> _Given entries_
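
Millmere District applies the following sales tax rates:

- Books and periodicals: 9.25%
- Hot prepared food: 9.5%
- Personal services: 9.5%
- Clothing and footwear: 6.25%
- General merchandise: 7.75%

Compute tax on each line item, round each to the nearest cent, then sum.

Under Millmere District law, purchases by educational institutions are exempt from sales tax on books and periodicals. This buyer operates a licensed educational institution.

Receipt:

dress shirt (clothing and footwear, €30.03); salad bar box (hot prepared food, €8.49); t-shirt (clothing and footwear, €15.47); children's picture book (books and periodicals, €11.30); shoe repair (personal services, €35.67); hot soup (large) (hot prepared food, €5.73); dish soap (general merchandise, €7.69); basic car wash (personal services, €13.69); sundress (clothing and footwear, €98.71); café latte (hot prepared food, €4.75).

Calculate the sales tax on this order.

€16.11

Dress shirt €30.03: clothing and footwear → 6.25% → €1.88
Salad bar box €8.49: hot prepared food → 9.5% → €0.81
T-shirt €15.47: clothing and footwear → 6.25% → €0.97
Children's picture book €11.30: books and periodicals, buyer-exempt → 0% → €0.00
Shoe repair €35.67: personal services → 9.5% → €3.39
Hot soup (large) €5.73: hot prepared food → 9.5% → €0.54
Dish soap €7.69: general merchandise → 7.75% → €0.60
Basic car wash €13.69: personal services → 9.5% → €1.30
Sundress €98.71: clothing and footwear → 6.25% → €6.17
Café latte €4.75: hot prepared food → 9.5% → €0.45
Total tax = €1.88 + €0.81 + €0.97 + €3.39 + €0.54 + €0.60 + €1.30 + €6.17 + €0.45 = €16.11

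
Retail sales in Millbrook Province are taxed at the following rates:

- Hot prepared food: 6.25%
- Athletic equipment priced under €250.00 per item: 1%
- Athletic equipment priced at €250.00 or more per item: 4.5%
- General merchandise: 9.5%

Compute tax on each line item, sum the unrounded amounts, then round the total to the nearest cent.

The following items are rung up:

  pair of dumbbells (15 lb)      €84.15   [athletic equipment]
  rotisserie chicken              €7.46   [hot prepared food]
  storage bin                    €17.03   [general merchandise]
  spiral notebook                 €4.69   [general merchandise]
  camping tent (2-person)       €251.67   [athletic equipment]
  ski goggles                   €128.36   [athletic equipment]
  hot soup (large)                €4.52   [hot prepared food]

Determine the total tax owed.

Pair of dumbbells (15 lb) €84.15: athletic equipment, under €250.00 → 1% → €0.8415
Rotisserie chicken €7.46: hot prepared food → 6.25% → €0.46625
Storage bin €17.03: general merchandise → 9.5% → €1.61785
Spiral notebook €4.69: general merchandise → 9.5% → €0.44555
Camping tent (2-person) €251.67: athletic equipment, €250.00 or more → 4.5% → €11.32515
Ski goggles €128.36: athletic equipment, under €250.00 → 1% → €1.2836
Hot soup (large) €4.52: hot prepared food → 6.25% → €0.2825
Unrounded tax sum = €16.2624 → €16.26

€16.26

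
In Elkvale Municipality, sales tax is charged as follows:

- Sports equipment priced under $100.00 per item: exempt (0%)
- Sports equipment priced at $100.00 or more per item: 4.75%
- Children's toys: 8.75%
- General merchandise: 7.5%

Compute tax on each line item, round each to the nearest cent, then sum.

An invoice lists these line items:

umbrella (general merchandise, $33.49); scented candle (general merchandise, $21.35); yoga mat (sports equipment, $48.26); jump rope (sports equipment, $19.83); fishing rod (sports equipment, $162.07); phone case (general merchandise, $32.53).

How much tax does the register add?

$14.25

Umbrella $33.49: general merchandise → 7.5% → $2.51
Scented candle $21.35: general merchandise → 7.5% → $1.60
Yoga mat $48.26: sports equipment, under $100.00 → 0% → $0.00
Jump rope $19.83: sports equipment, under $100.00 → 0% → $0.00
Fishing rod $162.07: sports equipment, $100.00 or more → 4.75% → $7.70
Phone case $32.53: general merchandise → 7.5% → $2.44
Total tax = $2.51 + $1.60 + $7.70 + $2.44 = $14.25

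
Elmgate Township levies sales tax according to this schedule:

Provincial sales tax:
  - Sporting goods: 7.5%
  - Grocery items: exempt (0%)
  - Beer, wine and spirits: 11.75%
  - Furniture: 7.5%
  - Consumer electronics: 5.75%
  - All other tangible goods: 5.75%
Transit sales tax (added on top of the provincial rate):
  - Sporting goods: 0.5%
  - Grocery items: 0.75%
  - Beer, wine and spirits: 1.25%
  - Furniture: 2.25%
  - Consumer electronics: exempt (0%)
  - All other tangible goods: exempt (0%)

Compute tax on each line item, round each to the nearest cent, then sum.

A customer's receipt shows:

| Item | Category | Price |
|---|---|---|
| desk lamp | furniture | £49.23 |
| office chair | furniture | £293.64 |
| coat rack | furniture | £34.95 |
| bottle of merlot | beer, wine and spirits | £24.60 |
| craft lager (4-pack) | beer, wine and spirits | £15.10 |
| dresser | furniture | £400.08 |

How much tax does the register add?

Desk lamp £49.23: furniture → 7.5% + 2.25% transit = 9.75% → £4.80
Office chair £293.64: furniture → 7.5% + 2.25% transit = 9.75% → £28.63
Coat rack £34.95: furniture → 7.5% + 2.25% transit = 9.75% → £3.41
Bottle of merlot £24.60: beer, wine and spirits → 11.75% + 1.25% transit = 13% → £3.20
Craft lager (4-pack) £15.10: beer, wine and spirits → 11.75% + 1.25% transit = 13% → £1.96
Dresser £400.08: furniture → 7.5% + 2.25% transit = 9.75% → £39.01
Total tax = £4.80 + £28.63 + £3.41 + £3.20 + £1.96 + £39.01 = £81.01

£81.01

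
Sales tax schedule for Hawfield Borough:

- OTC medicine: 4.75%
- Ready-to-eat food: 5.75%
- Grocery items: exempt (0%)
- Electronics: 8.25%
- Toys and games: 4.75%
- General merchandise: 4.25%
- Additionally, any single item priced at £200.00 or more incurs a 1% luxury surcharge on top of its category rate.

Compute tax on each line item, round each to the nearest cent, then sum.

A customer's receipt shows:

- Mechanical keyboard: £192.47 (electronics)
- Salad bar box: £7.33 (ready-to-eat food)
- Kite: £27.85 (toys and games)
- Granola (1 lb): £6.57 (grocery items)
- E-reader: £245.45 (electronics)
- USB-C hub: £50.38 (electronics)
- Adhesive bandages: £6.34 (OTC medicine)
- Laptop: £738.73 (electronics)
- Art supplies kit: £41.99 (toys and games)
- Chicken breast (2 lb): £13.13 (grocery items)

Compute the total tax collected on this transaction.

Mechanical keyboard £192.47: electronics → 8.25% → £15.88
Salad bar box £7.33: ready-to-eat food → 5.75% → £0.42
Kite £27.85: toys and games → 4.75% → £1.32
Granola (1 lb) £6.57: grocery items → 0% → £0.00
E-reader £245.45: electronics → 8.25% + 1% surcharge = 9.25% → £22.70
USB-C hub £50.38: electronics → 8.25% → £4.16
Adhesive bandages £6.34: OTC medicine → 4.75% → £0.30
Laptop £738.73: electronics → 8.25% + 1% surcharge = 9.25% → £68.33
Art supplies kit £41.99: toys and games → 4.75% → £1.99
Chicken breast (2 lb) £13.13: grocery items → 0% → £0.00
Total tax = £15.88 + £0.42 + £1.32 + £22.70 + £4.16 + £0.30 + £68.33 + £1.99 = £115.10

£115.10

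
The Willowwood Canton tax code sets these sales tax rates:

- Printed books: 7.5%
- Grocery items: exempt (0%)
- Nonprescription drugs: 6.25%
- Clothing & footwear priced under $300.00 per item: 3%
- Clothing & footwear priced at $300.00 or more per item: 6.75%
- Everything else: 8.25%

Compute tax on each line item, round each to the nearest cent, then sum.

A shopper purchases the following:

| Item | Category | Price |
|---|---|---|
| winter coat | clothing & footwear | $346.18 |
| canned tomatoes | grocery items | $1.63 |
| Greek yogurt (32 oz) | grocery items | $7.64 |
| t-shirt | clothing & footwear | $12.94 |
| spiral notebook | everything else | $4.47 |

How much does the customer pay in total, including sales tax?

$396.99

Winter coat $346.18: clothing & footwear, $300.00 or more → 6.75% → $23.37
Canned tomatoes $1.63: grocery items → 0% → $0.00
Greek yogurt (32 oz) $7.64: grocery items → 0% → $0.00
T-shirt $12.94: clothing & footwear, under $300.00 → 3% → $0.39
Spiral notebook $4.47: everything else → 8.25% → $0.37
Subtotal = $372.86; tax = $24.13; total due = $396.99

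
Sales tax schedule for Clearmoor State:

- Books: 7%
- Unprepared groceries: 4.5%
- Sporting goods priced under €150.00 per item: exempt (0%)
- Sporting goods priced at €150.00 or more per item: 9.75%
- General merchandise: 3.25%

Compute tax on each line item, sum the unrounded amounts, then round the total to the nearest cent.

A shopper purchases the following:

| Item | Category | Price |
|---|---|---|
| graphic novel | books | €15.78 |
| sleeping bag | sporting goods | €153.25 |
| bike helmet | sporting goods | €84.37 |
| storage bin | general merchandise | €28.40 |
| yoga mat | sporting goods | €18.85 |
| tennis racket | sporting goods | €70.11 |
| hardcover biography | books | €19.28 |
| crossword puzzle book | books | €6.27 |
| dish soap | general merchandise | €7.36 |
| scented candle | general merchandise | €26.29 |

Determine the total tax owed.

€19.85

Graphic novel €15.78: books → 7% → €1.1046
Sleeping bag €153.25: sporting goods, €150.00 or more → 9.75% → €14.941875
Bike helmet €84.37: sporting goods, under €150.00 → 0% → €0.00
Storage bin €28.40: general merchandise → 3.25% → €0.923
Yoga mat €18.85: sporting goods, under €150.00 → 0% → €0.00
Tennis racket €70.11: sporting goods, under €150.00 → 0% → €0.00
Hardcover biography €19.28: books → 7% → €1.3496
Crossword puzzle book €6.27: books → 7% → €0.4389
Dish soap €7.36: general merchandise → 3.25% → €0.2392
Scented candle €26.29: general merchandise → 3.25% → €0.854425
Unrounded tax sum = €19.8516 → €19.85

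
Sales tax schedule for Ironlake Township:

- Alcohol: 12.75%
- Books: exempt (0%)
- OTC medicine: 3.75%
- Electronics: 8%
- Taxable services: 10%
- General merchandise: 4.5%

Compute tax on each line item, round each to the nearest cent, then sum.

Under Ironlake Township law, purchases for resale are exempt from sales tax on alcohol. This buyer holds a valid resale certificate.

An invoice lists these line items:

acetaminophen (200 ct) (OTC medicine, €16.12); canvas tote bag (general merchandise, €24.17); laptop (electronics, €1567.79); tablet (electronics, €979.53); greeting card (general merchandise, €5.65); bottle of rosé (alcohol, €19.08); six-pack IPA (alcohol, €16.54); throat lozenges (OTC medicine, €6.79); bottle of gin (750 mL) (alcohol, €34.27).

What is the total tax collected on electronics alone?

Laptop €1567.79: electronics → 8% → €125.42
Tablet €979.53: electronics → 8% → €78.36
Tax on electronics = €125.42 + €78.36 = €203.78

€203.78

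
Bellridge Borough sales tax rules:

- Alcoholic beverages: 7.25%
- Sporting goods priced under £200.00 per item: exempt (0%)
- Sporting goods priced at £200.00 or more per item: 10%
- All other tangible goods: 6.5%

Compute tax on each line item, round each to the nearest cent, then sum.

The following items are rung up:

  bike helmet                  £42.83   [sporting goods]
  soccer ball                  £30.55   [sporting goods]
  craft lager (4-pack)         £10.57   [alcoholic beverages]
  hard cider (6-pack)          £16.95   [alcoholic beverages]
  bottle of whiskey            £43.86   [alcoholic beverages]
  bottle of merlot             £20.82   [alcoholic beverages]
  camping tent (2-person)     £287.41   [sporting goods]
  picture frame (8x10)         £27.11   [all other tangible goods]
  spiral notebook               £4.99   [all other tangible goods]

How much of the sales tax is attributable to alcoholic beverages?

Craft lager (4-pack) £10.57: alcoholic beverages → 7.25% → £0.77
Hard cider (6-pack) £16.95: alcoholic beverages → 7.25% → £1.23
Bottle of whiskey £43.86: alcoholic beverages → 7.25% → £3.18
Bottle of merlot £20.82: alcoholic beverages → 7.25% → £1.51
Tax on alcoholic beverages = £0.77 + £1.23 + £3.18 + £1.51 = £6.69

£6.69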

> _Exercise instructions_
In how many lines of the material above does the word "schedule" appear? Reply with the number only.

> _Solution to this problem_
4